### [Your task]
Below are the records. Reproduce the line that contains "A graph G has 6" and every line after it to the end, exactly and alone.

(Saved data entries)
%%
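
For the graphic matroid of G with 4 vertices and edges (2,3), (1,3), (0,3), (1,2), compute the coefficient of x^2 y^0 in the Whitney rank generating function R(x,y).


R(x,y) = sum over A in 2^E of x^(r(E)-r(A)) * y^(|A|-r(A)).
G has 4 vertices, 4 edges. r(E) = 3.
Enumerate all 2^4 = 16 subsets.
Count subsets with r(E)-r(A)=2 and |A|-r(A)=0: 4.

4


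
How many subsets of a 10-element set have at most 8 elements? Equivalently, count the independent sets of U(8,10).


Independent sets of U(8,10) are all subsets of size <= 8.
Count = (10 choose 0) + (10 choose 1) + (10 choose 2) + (10 choose 3) + (10 choose 4) + (10 choose 5) + (10 choose 6) + (10 choose 7) + (10 choose 8)
     = 1 + 10 + 45 + 120 + 210 + 252 + 210 + 120 + 45
     = 1013.

1013


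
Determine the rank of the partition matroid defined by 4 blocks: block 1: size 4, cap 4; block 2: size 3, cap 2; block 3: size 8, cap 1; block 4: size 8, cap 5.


Rank of a partition matroid = sum of min(|Si|, ci) for each block.
= min(4,4) + min(3,2) + min(8,1) + min(8,5)
= 4 + 2 + 1 + 5
= 12.

12


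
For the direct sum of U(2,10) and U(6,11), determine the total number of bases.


Bases of a direct sum M1 + M2: |B| = |B(M1)| * |B(M2)|.
|B(U(2,10))| = C(10,2) = 45.
|B(U(6,11))| = C(11,6) = 462.
Total bases = 45 * 462 = 20790.

20790


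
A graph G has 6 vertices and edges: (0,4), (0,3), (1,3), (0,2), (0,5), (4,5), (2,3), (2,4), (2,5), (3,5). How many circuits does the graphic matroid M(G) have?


A circuit in a graphic matroid = edge set of a simple cycle.
G has 6 vertices and 10 edges.
Enumerating all minimal edge subsets forming cycles...
Total circuits found: 22.

22


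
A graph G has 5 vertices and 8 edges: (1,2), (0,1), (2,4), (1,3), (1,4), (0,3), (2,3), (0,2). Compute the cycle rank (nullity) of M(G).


Cycle rank (nullity) = |E| - r(M) = |E| - (|V| - c).
|E| = 8, |V| = 5, c = 1.
Nullity = 8 - (5 - 1) = 8 - 4 = 4.

4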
%%
### [Answer for this exercise]
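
A graph G has 6 vertices and edges: (0,4), (0,3), (1,3), (0,2), (0,5), (4,5), (2,3), (2,4), (2,5), (3,5). How many circuits does the graphic matroid M(G) have?


A circuit in a graphic matroid = edge set of a simple cycle.
G has 6 vertices and 10 edges.
Enumerating all minimal edge subsets forming cycles...
Total circuits found: 22.

22


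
A graph G has 5 vertices and 8 edges: (1,2), (0,1), (2,4), (1,3), (1,4), (0,3), (2,3), (0,2). Compute the cycle rank (nullity) of M(G).


Cycle rank (nullity) = |E| - r(M) = |E| - (|V| - c).
|E| = 8, |V| = 5, c = 1.
Nullity = 8 - (5 - 1) = 8 - 4 = 4.

4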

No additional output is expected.